- Exercise brief -
Restate all the data word for word, leaving nothing out.

(Stored items)
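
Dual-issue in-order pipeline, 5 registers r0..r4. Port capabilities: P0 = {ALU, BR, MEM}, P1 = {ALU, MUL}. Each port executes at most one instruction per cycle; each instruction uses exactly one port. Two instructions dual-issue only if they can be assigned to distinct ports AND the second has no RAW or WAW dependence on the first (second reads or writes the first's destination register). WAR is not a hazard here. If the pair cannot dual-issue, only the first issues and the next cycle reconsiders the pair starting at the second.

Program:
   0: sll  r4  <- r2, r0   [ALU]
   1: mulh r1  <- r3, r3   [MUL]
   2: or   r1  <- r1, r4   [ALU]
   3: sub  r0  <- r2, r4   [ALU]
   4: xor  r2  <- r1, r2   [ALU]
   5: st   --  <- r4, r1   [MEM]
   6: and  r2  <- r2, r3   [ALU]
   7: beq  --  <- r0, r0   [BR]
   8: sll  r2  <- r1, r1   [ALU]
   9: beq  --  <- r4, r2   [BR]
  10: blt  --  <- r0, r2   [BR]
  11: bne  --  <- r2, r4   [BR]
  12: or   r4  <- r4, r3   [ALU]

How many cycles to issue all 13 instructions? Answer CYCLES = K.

CYCLES = 8

#0 head=0: sll.ALU+mulh.MUL i0+i1 2-wide
#1 head=2: or.ALU+sub.ALU i2+i3 2-wide
#2 head=4: xor.ALU+st.MEM i4+i5 2-wide
#3 head=6: and.ALU+beq.BR i6+i7 2-wide
#4 head=8: sll.ALU i8 RAW r2
#5 head=9: beq.BR i9 no-port BR/BR
#6 head=10: blt.BR i10 no-port BR/BR
#7 head=11: bne.BR+or.ALU i11+i12 2-wide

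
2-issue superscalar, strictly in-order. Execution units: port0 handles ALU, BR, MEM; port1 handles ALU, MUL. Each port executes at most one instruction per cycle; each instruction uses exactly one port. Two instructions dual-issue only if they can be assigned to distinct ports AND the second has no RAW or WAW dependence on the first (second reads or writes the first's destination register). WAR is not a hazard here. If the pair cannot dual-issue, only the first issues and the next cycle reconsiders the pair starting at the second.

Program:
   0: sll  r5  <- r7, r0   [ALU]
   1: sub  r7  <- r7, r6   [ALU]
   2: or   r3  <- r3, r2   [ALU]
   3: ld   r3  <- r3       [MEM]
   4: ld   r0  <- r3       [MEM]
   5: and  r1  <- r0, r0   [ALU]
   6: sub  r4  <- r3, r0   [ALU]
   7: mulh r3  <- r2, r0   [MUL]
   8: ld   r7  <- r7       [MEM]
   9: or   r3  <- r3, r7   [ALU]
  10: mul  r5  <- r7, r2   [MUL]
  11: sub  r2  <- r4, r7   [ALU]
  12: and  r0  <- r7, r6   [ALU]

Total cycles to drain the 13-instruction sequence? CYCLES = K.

c0: i0&i1 sll.ALU sub.ALU  pair
c1: i2 or.ALU  RAW+WAW r3
c2: i3 ld.MEM  no-port MEM/MEM
c3: i4 ld.MEM  RAW r0
c4: i5&i6 and.ALU sub.ALU  pair
c5: i7&i8 mulh.MUL ld.MEM  pair
c6: i9&i10 or.ALU mul.MUL  pair
c7: i11&i12 sub.ALU and.ALU  pair

CYCLES = 8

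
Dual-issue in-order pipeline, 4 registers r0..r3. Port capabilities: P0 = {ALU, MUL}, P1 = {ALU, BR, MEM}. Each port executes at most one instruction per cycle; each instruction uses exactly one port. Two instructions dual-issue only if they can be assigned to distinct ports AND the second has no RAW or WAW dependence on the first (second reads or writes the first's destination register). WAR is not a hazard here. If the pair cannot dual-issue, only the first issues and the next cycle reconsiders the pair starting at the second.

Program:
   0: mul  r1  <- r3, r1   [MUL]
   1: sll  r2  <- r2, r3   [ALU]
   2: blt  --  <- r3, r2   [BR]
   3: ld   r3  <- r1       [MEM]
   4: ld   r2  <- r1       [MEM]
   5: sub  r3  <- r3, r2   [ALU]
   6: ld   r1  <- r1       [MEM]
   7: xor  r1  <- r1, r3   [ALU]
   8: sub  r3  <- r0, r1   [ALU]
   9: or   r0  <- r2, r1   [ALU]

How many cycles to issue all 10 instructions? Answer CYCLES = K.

CYCLES = 7

  cy0 -> i0+i1 (mul.MUL;sll.ALU) dual
  cy1 -> i2 (blt.BR) no-port BR/MEM
  cy2 -> i3 (ld.MEM) no-port MEM/MEM
  cy3 -> i4 (ld.MEM) RAW r2
  cy4 -> i5+i6 (sub.ALU;ld.MEM) dual
  cy5 -> i7 (xor.ALU) RAW r1
  cy6 -> i8+i9 (sub.ALU;or.ALU) dual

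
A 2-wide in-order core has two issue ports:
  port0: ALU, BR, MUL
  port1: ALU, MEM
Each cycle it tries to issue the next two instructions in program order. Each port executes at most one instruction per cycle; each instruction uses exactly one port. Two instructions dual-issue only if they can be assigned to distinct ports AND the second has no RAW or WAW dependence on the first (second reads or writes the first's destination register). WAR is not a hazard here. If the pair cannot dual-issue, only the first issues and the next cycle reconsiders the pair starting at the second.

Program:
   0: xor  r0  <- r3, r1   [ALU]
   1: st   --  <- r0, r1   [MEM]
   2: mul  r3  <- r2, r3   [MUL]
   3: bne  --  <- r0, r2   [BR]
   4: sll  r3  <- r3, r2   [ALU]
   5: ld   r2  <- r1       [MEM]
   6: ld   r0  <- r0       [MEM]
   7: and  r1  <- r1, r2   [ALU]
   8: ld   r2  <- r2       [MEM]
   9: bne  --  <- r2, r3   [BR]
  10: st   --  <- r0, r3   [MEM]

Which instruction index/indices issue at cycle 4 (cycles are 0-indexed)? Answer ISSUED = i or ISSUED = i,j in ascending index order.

t=0 i0:xor.ALU ; RAW r0
t=1 i1&i2:st.MEM+mul.MUL ; pair
t=2 i3&i4:bne.BR+sll.ALU ; pair
t=3 i5:ld.MEM ; no-port MEM/MEM
t=4 i6&i7:ld.MEM+and.ALU ; pair
t=5 i8:ld.MEM ; RAW r2
t=6 i9&i10:bne.BR+st.MEM ; pair

ISSUED = 6,7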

- Solution to this problem -
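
Dual-issue in-order pipeline, 5 registers r0..r4. Port capabilities: P0 = {ALU, BR, MEM}, P1 = {ALU, MUL}. Each port executes at most one instruction per cycle; each instruction uses exactly one port. Two instructions dual-issue only if they can be assigned to distinct ports AND the second has no RAW or WAW dependence on the first (second reads or writes the first's destination register). WAR is not a hazard here. If the pair cannot dual-issue, only the first issues and the next cycle reconsiders the pair starting at the second.

Program:
   0: sll  r4  <- r2, r0   [ALU]
   1: mulh r1  <- r3, r3   [MUL]
   2: or   r1  <- r1, r4   [ALU]
   3: sub  r0  <- r2, r4   [ALU]
   4: xor  r2  <- r1, r2   [ALU]
   5: st   --  <- r4, r1   [MEM]
   6: and  r2  <- r2, r3   [ALU]
   7: beq  --  <- r0, r0   [BR]
   8: sll  r2  <- r1, r1   [ALU]
   9: beq  --  <- r4, r2   [BR]
  10: blt  --  <- r0, r2   [BR]
  11: bne  --  <- r2, r4   [BR]
  12: or   r4  <- r4, r3   [ALU]

How many cycles to issue all 13 instructions? Answer CYCLES = K.

CYCLES = 8

#0 head=0: sll.ALU+mulh.MUL i0+i1 2-wide
#1 head=2: or.ALU+sub.ALU i2+i3 2-wide
#2 head=4: xor.ALU+st.MEM i4+i5 2-wide
#3 head=6: and.ALU+beq.BR i6+i7 2-wide
#4 head=8: sll.ALU i8 RAW r2
#5 head=9: beq.BR i9 no-port BR/BR
#6 head=10: blt.BR i10 no-port BR/BR
#7 head=11: bne.BR+or.ALU i11+i12 2-wide

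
2-issue superscalar, strictly in-order. Execution units: port0 handles ALU, BR, MEM; port1 handles ALU, MUL. Each port executes at most one instruction per cycle; each instruction uses exactly one port. Two instructions dual-issue only if they can be assigned to distinct ports AND the second has no RAW or WAW dependence on the first (second reads or writes the first's destination register). WAR is not a hazard here. If the pair cannot dual-issue, only the first issues and the next cycle reconsiders the pair starting at the second.

Program:
   0: sll  r5  <- r7, r0   [ALU]
   1: sub  r7  <- r7, r6   [ALU]
   2: or   r3  <- r3, r2   [ALU]
   3: ld   r3  <- r3       [MEM]
   4: ld   r0  <- r3       [MEM]
   5: and  r1  <- r0, r0   [ALU]
   6: sub  r4  <- r3, r0   [ALU]
   7: mulh r3  <- r2, r0   [MUL]
   8: ld   r7  <- r7       [MEM]
   9: or   r3  <- r3, r7   [ALU]
  10: mul  r5  <- r7, r2   [MUL]
  11: sub  r2  <- r4, r7   [ALU]
  12: and  r0  <- r7, r6   [ALU]

Total cycles to drain the 13-instruction sequence? CYCLES = K.

c0: i0&i1 sll.ALU sub.ALU  pair
c1: i2 or.ALU  RAW+WAW r3
c2: i3 ld.MEM  no-port MEM/MEM
c3: i4 ld.MEM  RAW r0
c4: i5&i6 and.ALU sub.ALU  pair
c5: i7&i8 mulh.MUL ld.MEM  pair
c6: i9&i10 or.ALU mul.MUL  pair
c7: i11&i12 sub.ALU and.ALU  pair

CYCLES = 8

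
Dual-issue in-order pipeline, 4 registers r0..r3. Port capabilities: P0 = {ALU, MUL}, P1 = {ALU, BR, MEM}. Each port executes at most one instruction per cycle; each instruction uses exactly one port. Two instructions dual-issue only if they can be assigned to distinct ports AND the second has no RAW or WAW dependence on the first (second reads or writes the first's destination register). WAR is not a hazard here. If the pair cannot dual-issue, only the first issues and the next cycle reconsiders the pair starting at the second.

Program:
   0: mul  r1  <- r3, r1   [MUL]
   1: sll  r2  <- r2, r3   [ALU]
   2: blt  --  <- r3, r2   [BR]
   3: ld   r3  <- r1       [MEM]
   4: ld   r2  <- r1       [MEM]
   5: sub  r3  <- r3, r2   [ALU]
   6: ld   r1  <- r1       [MEM]
   7: xor  r1  <- r1, r3   [ALU]
   8: sub  r3  <- r0, r1   [ALU]
   9: or   r0  <- r2, r1   [ALU]

How many cycles to issue all 10 instructions? Answer CYCLES = K.

CYCLES = 7

  cy0 -> i0+i1 (mul.MUL;sll.ALU) dual
  cy1 -> i2 (blt.BR) no-port BR/MEM
  cy2 -> i3 (ld.MEM) no-port MEM/MEM
  cy3 -> i4 (ld.MEM) RAW r2
  cy4 -> i5+i6 (sub.ALU;ld.MEM) dual
  cy5 -> i7 (xor.ALU) RAW r1
  cy6 -> i8+i9 (sub.ALU;or.ALU) dual

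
A 2-wide in-order core has two issue ports:
  port0: ALU, BR, MUL
  port1: ALU, MEM
Each cycle it tries to issue the next two instructions in program order. Each port executes at most one instruction per cycle; each instruction uses exactly one port. Two instructions dual-issue only if they can be assigned to distinct ports AND the second has no RAW or WAW dependence on the first (second reads or writes the first's destination register). WAR is not a hazard here. If the pair cannot dual-issue, only the first issues and the next cycle reconsiders the pair starting at the second.

Program:
   0: xor  r0  <- r3, r1   [ALU]
   1: st   --  <- r0, r1   [MEM]
   2: mul  r3  <- r2, r3   [MUL]
   3: bne  --  <- r0, r2   [BR]
   4: sll  r3  <- r3, r2   [ALU]
   5: ld   r2  <- r1       [MEM]
   6: ld   r0  <- r0       [MEM]
   7: and  r1  <- r1, r2   [ALU]
   8: ld   r2  <- r2       [MEM]
   9: bne  --  <- r2, r3   [BR]
  10: st   --  <- r0, r3   [MEM]

Which instruction index/indices issue at cycle 4 (cycles are 0-indexed)? Answer ISSUED = i or ISSUED = i,j in ascending index order.

t=0 i0:xor.ALU ; RAW r0
t=1 i1&i2:st.MEM+mul.MUL ; pair
t=2 i3&i4:bne.BR+sll.ALU ; pair
t=3 i5:ld.MEM ; no-port MEM/MEM
t=4 i6&i7:ld.MEM+and.ALU ; pair
t=5 i8:ld.MEM ; RAW r2
t=6 i9&i10:bne.BR+st.MEM ; pair

ISSUED = 6,7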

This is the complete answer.